Available data:
* * * * * * *

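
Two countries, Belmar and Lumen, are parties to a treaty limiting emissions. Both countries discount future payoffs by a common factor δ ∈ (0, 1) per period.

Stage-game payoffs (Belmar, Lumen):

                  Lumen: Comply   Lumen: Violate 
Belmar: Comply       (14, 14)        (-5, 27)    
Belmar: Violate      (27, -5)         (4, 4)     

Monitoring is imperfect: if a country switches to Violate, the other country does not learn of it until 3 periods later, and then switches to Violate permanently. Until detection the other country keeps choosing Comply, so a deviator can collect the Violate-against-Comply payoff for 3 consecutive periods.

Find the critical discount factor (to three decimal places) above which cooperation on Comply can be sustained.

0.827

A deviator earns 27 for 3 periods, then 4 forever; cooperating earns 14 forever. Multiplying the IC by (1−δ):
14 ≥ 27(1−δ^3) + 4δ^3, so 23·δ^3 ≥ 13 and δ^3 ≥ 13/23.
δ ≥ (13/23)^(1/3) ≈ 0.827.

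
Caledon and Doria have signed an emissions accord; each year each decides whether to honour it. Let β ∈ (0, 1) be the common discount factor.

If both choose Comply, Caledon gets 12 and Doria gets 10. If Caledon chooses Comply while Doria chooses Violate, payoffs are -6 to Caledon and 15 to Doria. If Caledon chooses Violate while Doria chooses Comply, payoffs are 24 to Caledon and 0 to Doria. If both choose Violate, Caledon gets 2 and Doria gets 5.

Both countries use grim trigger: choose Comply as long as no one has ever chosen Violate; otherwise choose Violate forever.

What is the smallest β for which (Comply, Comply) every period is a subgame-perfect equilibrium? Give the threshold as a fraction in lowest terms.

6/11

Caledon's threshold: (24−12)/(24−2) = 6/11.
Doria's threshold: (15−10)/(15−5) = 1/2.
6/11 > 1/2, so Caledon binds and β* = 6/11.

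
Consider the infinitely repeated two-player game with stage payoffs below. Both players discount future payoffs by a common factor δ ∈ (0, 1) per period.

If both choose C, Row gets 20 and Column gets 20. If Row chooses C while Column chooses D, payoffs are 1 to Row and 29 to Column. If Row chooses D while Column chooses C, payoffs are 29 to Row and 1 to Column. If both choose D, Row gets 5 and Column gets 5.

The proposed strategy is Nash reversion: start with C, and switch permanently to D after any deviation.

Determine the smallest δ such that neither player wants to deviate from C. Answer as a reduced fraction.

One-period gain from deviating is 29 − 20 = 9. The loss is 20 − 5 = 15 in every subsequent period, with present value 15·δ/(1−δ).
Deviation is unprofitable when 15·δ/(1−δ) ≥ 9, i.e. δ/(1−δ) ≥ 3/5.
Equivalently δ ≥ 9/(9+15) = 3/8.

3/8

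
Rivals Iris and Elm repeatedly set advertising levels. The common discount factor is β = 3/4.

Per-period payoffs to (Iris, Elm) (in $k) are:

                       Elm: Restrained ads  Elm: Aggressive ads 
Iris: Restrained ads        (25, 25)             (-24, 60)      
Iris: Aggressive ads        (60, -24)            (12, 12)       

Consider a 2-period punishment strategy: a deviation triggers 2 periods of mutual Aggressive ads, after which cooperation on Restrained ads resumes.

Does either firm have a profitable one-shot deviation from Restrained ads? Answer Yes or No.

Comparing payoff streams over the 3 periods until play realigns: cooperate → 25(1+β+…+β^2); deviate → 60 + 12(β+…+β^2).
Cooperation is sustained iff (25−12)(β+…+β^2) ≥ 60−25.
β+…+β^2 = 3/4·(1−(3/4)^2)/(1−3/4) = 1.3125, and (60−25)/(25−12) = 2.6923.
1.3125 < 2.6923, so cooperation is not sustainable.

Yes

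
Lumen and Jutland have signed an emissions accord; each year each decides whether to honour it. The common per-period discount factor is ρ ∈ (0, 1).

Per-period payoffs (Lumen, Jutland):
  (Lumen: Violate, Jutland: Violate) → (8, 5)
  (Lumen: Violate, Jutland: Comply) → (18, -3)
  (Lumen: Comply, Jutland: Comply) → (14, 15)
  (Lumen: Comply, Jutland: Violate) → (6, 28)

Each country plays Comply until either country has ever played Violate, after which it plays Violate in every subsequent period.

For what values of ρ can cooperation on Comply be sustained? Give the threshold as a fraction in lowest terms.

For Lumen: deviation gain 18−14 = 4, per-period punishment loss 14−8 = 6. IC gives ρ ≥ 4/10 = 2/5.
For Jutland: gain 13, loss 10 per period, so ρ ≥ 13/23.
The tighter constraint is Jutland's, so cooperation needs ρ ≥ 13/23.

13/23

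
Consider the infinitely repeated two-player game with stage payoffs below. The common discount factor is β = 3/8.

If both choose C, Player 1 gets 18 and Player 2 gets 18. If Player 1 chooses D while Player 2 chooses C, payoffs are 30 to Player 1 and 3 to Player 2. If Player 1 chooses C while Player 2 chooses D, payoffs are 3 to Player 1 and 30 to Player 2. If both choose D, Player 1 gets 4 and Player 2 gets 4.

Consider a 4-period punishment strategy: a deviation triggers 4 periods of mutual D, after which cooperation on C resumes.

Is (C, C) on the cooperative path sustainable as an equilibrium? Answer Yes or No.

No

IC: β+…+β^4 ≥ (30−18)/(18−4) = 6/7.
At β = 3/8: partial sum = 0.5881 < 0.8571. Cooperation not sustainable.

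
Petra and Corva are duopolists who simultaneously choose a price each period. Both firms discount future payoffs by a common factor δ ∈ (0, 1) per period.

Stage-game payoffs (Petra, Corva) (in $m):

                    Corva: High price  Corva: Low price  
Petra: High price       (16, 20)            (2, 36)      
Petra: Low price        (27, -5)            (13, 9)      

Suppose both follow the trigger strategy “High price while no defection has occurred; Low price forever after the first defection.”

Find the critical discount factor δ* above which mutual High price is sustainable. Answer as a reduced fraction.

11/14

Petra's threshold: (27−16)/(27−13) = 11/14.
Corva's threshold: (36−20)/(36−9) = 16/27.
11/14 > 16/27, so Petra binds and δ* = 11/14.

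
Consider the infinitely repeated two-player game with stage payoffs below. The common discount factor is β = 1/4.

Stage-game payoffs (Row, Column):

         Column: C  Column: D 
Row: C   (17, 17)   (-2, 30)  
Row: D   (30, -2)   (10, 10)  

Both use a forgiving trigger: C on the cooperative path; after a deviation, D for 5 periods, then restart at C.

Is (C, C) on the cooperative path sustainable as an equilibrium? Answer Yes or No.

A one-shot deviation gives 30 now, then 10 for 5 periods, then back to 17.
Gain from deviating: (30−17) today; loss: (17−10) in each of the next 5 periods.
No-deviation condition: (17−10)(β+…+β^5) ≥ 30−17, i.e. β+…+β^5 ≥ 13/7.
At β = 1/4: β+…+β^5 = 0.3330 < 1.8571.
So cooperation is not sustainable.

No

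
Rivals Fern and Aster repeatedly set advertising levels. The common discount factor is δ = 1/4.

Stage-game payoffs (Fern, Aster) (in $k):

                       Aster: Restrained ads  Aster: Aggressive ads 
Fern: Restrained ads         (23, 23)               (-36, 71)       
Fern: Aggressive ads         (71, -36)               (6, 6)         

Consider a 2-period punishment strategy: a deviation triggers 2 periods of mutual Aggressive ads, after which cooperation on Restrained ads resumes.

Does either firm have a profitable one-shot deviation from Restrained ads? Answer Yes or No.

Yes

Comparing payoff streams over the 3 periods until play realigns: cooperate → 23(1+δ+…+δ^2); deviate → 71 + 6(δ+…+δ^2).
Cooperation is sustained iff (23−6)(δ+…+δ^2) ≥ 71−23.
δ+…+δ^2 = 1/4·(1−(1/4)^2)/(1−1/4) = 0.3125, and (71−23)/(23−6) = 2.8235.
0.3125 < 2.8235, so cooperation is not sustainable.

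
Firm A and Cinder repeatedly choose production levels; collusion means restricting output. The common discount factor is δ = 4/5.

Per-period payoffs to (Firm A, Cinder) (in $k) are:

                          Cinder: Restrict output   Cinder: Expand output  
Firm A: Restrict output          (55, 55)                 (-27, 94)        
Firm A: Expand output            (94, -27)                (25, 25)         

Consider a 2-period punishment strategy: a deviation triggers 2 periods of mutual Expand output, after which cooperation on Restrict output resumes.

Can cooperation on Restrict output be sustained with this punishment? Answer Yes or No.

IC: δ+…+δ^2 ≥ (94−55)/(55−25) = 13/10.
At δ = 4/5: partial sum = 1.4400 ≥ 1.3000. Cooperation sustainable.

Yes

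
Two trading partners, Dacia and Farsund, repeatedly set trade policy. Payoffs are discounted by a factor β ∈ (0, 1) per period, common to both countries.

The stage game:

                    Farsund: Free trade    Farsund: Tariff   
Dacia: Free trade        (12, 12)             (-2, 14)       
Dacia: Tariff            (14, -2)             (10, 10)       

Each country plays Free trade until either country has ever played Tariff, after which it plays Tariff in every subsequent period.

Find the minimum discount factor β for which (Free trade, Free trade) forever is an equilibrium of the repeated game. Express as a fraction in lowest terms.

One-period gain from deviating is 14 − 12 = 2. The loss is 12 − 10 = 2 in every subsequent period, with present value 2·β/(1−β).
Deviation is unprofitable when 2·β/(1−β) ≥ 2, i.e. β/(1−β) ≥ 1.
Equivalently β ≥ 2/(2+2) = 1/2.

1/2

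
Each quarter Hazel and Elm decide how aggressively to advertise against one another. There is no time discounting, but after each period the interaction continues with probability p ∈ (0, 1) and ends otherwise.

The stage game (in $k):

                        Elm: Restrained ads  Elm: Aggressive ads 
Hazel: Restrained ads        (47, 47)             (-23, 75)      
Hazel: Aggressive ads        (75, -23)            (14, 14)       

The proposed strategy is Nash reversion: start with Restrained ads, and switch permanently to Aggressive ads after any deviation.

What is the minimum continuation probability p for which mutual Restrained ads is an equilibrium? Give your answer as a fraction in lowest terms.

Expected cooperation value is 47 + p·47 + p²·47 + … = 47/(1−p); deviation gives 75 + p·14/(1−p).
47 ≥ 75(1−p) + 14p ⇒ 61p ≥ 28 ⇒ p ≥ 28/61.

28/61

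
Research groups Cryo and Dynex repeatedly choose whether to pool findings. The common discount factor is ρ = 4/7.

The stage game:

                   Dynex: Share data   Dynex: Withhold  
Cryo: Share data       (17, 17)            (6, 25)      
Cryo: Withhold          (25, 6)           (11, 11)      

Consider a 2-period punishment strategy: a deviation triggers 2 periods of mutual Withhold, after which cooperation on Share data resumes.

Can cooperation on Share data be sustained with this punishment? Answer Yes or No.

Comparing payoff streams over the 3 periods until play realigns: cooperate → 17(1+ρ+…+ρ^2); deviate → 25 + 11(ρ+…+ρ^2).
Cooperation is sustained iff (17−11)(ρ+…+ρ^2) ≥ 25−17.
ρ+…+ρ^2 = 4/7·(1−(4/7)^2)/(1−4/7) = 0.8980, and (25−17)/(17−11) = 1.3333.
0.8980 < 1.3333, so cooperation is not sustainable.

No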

* * * * * * *

Instructions for the task: Within the data above, the span starting at the line containing "Firm A: Restrict" and ending at the line containing "Each country plays Free" is to be retyped exactly, with no other lines.

Solved exercise:
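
Firm A: Restrict output          (55, 55)                 (-27, 94)        
Firm A: Expand output            (94, -27)                (25, 25)         

Consider a 2-period punishment strategy: a deviation triggers 2 periods of mutual Expand output, after which cooperation on Restrict output resumes.

Can cooperation on Restrict output be sustained with this punishment? Answer Yes or No.

IC: δ+…+δ^2 ≥ (94−55)/(55−25) = 13/10.
At δ = 4/5: partial sum = 1.4400 ≥ 1.3000. Cooperation sustainable.

Yes

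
Two trading partners, Dacia and Farsund, repeatedly set trade policy. Payoffs are discounted by a factor β ∈ (0, 1) per period, common to both countries.

The stage game:

                    Farsund: Free trade    Farsund: Tariff   
Dacia: Free trade        (12, 12)             (-2, 14)       
Dacia: Tariff            (14, -2)             (10, 10)       

Each country plays Free trade until either country has ever played Tariff, after which it plays Tariff in every subsequent period.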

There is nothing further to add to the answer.